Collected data
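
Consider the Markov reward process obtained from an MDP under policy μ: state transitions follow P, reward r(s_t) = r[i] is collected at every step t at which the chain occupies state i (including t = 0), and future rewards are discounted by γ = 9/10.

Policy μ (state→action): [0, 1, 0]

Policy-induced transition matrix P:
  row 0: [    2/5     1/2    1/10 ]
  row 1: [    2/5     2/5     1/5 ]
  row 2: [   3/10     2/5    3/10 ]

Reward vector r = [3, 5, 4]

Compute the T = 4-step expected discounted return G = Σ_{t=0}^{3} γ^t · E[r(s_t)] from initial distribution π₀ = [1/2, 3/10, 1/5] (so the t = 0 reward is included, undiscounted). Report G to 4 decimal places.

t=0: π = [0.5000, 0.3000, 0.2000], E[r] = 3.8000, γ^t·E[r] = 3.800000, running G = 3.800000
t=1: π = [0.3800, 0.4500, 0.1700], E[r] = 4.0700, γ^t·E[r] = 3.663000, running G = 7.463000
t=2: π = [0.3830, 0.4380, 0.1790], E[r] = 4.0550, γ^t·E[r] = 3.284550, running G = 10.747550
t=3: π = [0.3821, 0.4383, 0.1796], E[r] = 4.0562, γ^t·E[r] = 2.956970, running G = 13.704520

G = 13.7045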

BRIEF:
Please output the records shown above, with every character intact.

YOUR RESPONSE:
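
Consider the Markov reward process obtained from an MDP under policy μ: state transitions follow P, reward r(s_t) = r[i] is collected at every step t at which the chain occupies state i (including t = 0), and future rewards are discounted by γ = 9/10.

Policy μ (state→action): [0, 1, 0]

Policy-induced transition matrix P:
  row 0: [    2/5     1/2    1/10 ]
  row 1: [    2/5     2/5     1/5 ]
  row 2: [   3/10     2/5    3/10 ]

Reward vector r = [3, 5, 4]

Compute the T = 4-step expected discounted return G = Σ_{t=0}^{3} γ^t · E[r(s_t)] from initial distribution π₀ = [1/2, 3/10, 1/5] (so the t = 0 reward is included, undiscounted). Report G to 4 decimal places.

t=0: π = [0.5000, 0.3000, 0.2000], E[r] = 3.8000, γ^t·E[r] = 3.800000, running G = 3.800000
t=1: π = [0.3800, 0.4500, 0.1700], E[r] = 4.0700, γ^t·E[r] = 3.663000, running G = 7.463000
t=2: π = [0.3830, 0.4380, 0.1790], E[r] = 4.0550, γ^t·E[r] = 3.284550, running G = 10.747550
t=3: π = [0.3821, 0.4383, 0.1796], E[r] = 4.0562, γ^t·E[r] = 2.956970, running G = 13.704520

G = 13.7045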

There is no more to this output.